▶ EXERCISE OBJECTIVE
Only one stretch of the listing below is wanted. Begin at the line that has "P(P->P) = 2/5, P(P->Q)", stop after the line that has "P(S->P) = 3/10, P(S->Q)", and repeat every line in between exactly.
*** DATA SECTION ***
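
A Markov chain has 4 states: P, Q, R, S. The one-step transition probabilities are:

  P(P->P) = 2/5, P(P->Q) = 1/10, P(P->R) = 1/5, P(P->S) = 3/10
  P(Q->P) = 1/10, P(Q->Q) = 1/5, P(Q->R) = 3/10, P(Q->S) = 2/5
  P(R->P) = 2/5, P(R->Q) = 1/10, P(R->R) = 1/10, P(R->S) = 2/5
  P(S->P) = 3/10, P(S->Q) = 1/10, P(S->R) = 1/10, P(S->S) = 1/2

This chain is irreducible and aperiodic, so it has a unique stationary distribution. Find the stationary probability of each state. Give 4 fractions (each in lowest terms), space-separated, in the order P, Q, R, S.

Answer: 29/89 1/9 124/801 109/267

Derivation:
The stationary distribution satisfies pi = pi * P, i.e.:
  pi_P = 2/5*pi_P + 1/10*pi_Q + 2/5*pi_R + 3/10*pi_S
  pi_Q = 1/10*pi_P + 1/5*pi_Q + 1/10*pi_R + 1/10*pi_S
  pi_R = 1/5*pi_P + 3/10*pi_Q + 1/10*pi_R + 1/10*pi_S
  pi_S = 3/10*pi_P + 2/5*pi_Q + 2/5*pi_R + 1/2*pi_S
with normalization: pi_P + pi_Q + pi_R + pi_S = 1.

Using the first 3 balance equations plus normalization, the linear system A*pi = b is:
  [-3/5, 1/10, 2/5, 3/10] . pi = 0
  [1/10, -4/5, 1/10, 1/10] . pi = 0
  [1/5, 3/10, -9/10, 1/10] . pi = 0
  [1, 1, 1, 1] . pi = 1

Solving yields:
  pi_P = 29/89
  pi_Q = 1/9
  pi_R = 124/801
  pi_S = 109/267

Verification (pi * P):
  29/89*2/5 + 1/9*1/10 + 124/801*2/5 + 109/267*3/10 = 29/89 = pi_P  (ok)
  29/89*1/10 + 1/9*1/5 + 124/801*1/10 + 109/267*1/10 = 1/9 = pi_Q  (ok)
  29/89*1/5 + 1/9*3/10 + 124/801*1/10 + 109/267*1/10 = 124/801 = pi_R  (ok)
  29/89*3/10 + 1/9*2/5 + 124/801*2/5 + 109/267*1/2 = 109/267 = pi_S  (ok)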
***
▶ RESPONSE BOX
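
  P(P->P) = 2/5, P(P->Q) = 1/10, P(P->R) = 1/5, P(P->S) = 3/10
  P(Q->P) = 1/10, P(Q->Q) = 1/5, P(Q->R) = 3/10, P(Q->S) = 2/5
  P(R->P) = 2/5, P(R->Q) = 1/10, P(R->R) = 1/10, P(R->S) = 2/5
  P(S->P) = 3/10, P(S->Q) = 1/10, P(S->R) = 1/10, P(S->S) = 1/2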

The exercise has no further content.